> Work to complete:
What is needed is an exact copy of all the records below.

(Data records begins)

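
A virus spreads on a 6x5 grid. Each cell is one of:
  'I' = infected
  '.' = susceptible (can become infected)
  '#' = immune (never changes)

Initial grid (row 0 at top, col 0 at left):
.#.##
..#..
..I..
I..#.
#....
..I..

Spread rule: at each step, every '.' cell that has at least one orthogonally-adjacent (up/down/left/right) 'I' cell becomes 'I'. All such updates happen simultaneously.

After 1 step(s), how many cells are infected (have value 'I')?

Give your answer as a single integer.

Step 0 (initial): 3 infected
Step 1: +8 new -> 11 infected

Answer: 11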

(Data records ends)

> Answer below:
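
A virus spreads on a 6x5 grid. Each cell is one of:
  'I' = infected
  '.' = susceptible (can become infected)
  '#' = immune (never changes)

Initial grid (row 0 at top, col 0 at left):
.#.##
..#..
..I..
I..#.
#....
..I..

Spread rule: at each step, every '.' cell that has at least one orthogonally-adjacent (up/down/left/right) 'I' cell becomes 'I'. All such updates happen simultaneously.

After 1 step(s), how many cells are infected (have value 'I')?

Give your answer as a single integer.

Step 0 (initial): 3 infected
Step 1: +8 new -> 11 infected

Answer: 11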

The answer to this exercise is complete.